START Given data
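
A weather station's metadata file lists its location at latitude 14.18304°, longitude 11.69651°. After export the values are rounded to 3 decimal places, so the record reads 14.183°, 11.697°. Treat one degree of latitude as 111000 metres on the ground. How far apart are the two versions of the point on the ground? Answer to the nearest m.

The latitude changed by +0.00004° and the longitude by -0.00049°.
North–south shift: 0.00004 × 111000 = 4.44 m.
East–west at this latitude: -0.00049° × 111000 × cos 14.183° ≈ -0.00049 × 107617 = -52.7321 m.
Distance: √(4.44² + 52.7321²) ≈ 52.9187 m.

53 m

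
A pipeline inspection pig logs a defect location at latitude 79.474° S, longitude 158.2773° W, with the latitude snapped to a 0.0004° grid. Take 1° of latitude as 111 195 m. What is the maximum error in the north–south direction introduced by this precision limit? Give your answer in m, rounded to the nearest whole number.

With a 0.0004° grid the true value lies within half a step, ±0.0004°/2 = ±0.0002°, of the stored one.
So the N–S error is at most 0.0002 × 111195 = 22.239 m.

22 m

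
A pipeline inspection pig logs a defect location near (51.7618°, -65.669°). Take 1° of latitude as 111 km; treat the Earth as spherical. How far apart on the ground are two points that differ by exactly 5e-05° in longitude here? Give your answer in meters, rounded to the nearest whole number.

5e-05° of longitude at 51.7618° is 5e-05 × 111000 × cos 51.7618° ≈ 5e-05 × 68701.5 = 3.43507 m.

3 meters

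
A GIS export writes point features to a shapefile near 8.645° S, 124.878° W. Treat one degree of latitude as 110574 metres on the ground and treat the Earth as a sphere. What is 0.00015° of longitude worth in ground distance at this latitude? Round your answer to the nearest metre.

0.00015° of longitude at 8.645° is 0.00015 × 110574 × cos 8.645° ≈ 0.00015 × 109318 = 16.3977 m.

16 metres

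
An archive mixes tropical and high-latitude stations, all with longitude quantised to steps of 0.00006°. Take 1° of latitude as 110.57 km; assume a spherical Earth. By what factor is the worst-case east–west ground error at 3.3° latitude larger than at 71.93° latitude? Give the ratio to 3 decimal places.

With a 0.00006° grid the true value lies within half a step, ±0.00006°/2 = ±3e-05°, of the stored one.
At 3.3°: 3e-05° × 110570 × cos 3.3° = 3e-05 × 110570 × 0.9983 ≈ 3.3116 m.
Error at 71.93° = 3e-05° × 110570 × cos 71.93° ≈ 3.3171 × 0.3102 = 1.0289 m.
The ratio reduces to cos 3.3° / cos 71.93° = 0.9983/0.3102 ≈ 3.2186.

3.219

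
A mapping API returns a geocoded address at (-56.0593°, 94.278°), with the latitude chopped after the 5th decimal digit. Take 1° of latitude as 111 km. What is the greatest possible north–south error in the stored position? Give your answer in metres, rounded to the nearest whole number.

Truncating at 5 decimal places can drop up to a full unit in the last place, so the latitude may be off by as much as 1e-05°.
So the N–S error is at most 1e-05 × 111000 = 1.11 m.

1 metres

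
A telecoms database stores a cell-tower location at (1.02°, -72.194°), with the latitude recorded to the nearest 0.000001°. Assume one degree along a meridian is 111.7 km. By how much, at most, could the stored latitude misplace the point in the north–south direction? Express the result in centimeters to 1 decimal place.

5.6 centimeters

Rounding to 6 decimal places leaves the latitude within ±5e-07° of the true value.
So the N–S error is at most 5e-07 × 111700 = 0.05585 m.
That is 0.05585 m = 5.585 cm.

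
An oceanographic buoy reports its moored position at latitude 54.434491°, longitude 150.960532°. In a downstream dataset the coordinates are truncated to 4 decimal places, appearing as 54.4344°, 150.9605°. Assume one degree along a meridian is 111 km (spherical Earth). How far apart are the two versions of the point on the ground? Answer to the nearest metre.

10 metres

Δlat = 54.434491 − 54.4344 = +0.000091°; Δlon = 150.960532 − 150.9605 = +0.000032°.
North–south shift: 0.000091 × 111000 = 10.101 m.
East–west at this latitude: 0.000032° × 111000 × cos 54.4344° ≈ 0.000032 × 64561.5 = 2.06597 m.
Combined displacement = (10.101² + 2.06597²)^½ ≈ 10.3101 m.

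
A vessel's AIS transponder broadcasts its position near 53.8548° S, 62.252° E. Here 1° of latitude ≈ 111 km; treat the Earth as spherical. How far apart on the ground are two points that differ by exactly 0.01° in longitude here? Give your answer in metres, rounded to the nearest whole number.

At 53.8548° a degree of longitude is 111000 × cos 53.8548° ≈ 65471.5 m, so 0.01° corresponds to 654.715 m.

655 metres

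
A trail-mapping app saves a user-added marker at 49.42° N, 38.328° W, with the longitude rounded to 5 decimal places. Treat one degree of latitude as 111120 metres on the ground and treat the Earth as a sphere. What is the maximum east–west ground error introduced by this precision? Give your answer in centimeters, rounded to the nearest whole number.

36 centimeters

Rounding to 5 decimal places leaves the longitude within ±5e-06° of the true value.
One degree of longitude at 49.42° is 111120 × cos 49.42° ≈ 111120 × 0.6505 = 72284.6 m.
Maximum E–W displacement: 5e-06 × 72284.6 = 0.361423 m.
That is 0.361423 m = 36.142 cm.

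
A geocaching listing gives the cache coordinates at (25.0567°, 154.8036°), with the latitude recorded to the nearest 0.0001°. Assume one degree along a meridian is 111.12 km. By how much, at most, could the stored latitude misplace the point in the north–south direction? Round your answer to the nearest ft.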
END Given data
**Work instructions:**
No line may be skipped. Transcribe the listing above exactly.

**Task answer:**
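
A weather station's metadata file lists its location at latitude 14.18304°, longitude 11.69651°. After export the values are rounded to 3 decimal places, so the record reads 14.183°, 11.697°. Treat one degree of latitude as 111000 metres on the ground. How far apart are the two versions of the point on the ground? Answer to the nearest m.

The latitude changed by +0.00004° and the longitude by -0.00049°.
North–south shift: 0.00004 × 111000 = 4.44 m.
East–west at this latitude: -0.00049° × 111000 × cos 14.183° ≈ -0.00049 × 107617 = -52.7321 m.
Distance: √(4.44² + 52.7321²) ≈ 52.9187 m.

53 m

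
A pipeline inspection pig logs a defect location at latitude 79.474° S, longitude 158.2773° W, with the latitude snapped to a 0.0004° grid. Take 1° of latitude as 111 195 m. What is the maximum error in the north–south direction introduced by this precision limit? Give your answer in m, rounded to the nearest whole number.

With a 0.0004° grid the true value lies within half a step, ±0.0004°/2 = ±0.0002°, of the stored one.
So the N–S error is at most 0.0002 × 111195 = 22.239 m.

22 m

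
A pipeline inspection pig logs a defect location near (51.7618°, -65.669°). Take 1° of latitude as 111 km; treat the Earth as spherical. How far apart on the ground are two points that differ by exactly 5e-05° in longitude here? Give your answer in meters, rounded to the nearest whole number.

5e-05° of longitude at 51.7618° is 5e-05 × 111000 × cos 51.7618° ≈ 5e-05 × 68701.5 = 3.43507 m.

3 meters

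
A GIS export writes point features to a shapefile near 8.645° S, 124.878° W. Treat one degree of latitude as 110574 metres on the ground and treat the Earth as a sphere. What is 0.00015° of longitude worth in ground distance at this latitude? Round your answer to the nearest metre.

0.00015° of longitude at 8.645° is 0.00015 × 110574 × cos 8.645° ≈ 0.00015 × 109318 = 16.3977 m.

16 metres

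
An archive mixes tropical and high-latitude stations, all with longitude quantised to steps of 0.00006°. Take 1° of latitude as 110.57 km; assume a spherical Earth. By what factor is the worst-case east–west ground error at 3.3° latitude larger than at 71.93° latitude? Give the ratio to 3 decimal places.

With a 0.00006° grid the true value lies within half a step, ±0.00006°/2 = ±3e-05°, of the stored one.
At 3.3°: 3e-05° × 110570 × cos 3.3° = 3e-05 × 110570 × 0.9983 ≈ 3.3116 m.
Error at 71.93° = 3e-05° × 110570 × cos 71.93° ≈ 3.3171 × 0.3102 = 1.0289 m.
The ratio reduces to cos 3.3° / cos 71.93° = 0.9983/0.3102 ≈ 3.2186.

3.219

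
A mapping API returns a geocoded address at (-56.0593°, 94.278°), with the latitude chopped after the 5th decimal digit. Take 1° of latitude as 111 km. What is the greatest possible north–south error in the stored position? Give your answer in metres, rounded to the nearest whole number.

Truncating at 5 decimal places can drop up to a full unit in the last place, so the latitude may be off by as much as 1e-05°.
So the N–S error is at most 1e-05 × 111000 = 1.11 m.

1 metres

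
A telecoms database stores a cell-tower location at (1.02°, -72.194°), with the latitude recorded to the nearest 0.000001°. Assume one degree along a meridian is 111.7 km. By how much, at most, could the stored latitude misplace the point in the north–south direction? Express the result in centimeters to 1 decimal place.

5.6 centimeters

Rounding to 6 decimal places leaves the latitude within ±5e-07° of the true value.
So the N–S error is at most 5e-07 × 111700 = 0.05585 m.
That is 0.05585 m = 5.585 cm.

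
An oceanographic buoy reports its moored position at latitude 54.434491°, longitude 150.960532°. In a downstream dataset the coordinates are truncated to 4 decimal places, appearing as 54.4344°, 150.9605°. Assume one degree along a meridian is 111 km (spherical Earth). How far apart are the two versions of the point on the ground? Answer to the nearest metre.

10 metres

Δlat = 54.434491 − 54.4344 = +0.000091°; Δlon = 150.960532 − 150.9605 = +0.000032°.
North–south shift: 0.000091 × 111000 = 10.101 m.
East–west at this latitude: 0.000032° × 111000 × cos 54.4344° ≈ 0.000032 × 64561.5 = 2.06597 m.
Combined displacement = (10.101² + 2.06597²)^½ ≈ 10.3101 m.

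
A vessel's AIS transponder broadcasts its position near 53.8548° S, 62.252° E. Here 1° of latitude ≈ 111 km; treat the Earth as spherical. How far apart on the ground are two points that differ by exactly 0.01° in longitude here? Give your answer in metres, rounded to the nearest whole number.

At 53.8548° a degree of longitude is 111000 × cos 53.8548° ≈ 65471.5 m, so 0.01° corresponds to 654.715 m.

655 metres

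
A trail-mapping app saves a user-added marker at 49.42° N, 38.328° W, with the longitude rounded to 5 decimal places. Treat one degree of latitude as 111120 metres on the ground and treat the Earth as a sphere. What is the maximum east–west ground error introduced by this precision? Give your answer in centimeters, rounded to the nearest whole number.

36 centimeters

Rounding to 5 decimal places leaves the longitude within ±5e-06° of the true value.
One degree of longitude at 49.42° is 111120 × cos 49.42° ≈ 111120 × 0.6505 = 72284.6 m.
Maximum E–W displacement: 5e-06 × 72284.6 = 0.361423 m.
That is 0.361423 m = 36.142 cm.

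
A geocaching listing gives the cache coordinates at (25.0567°, 154.8036°), with the latitude recorded to the nearest 0.0001°. Assume one degree along a meridian is 111.12 km. By how much, at most, could the stored latitude misplace the point in the north–south direction? Round your answer to the nearest ft.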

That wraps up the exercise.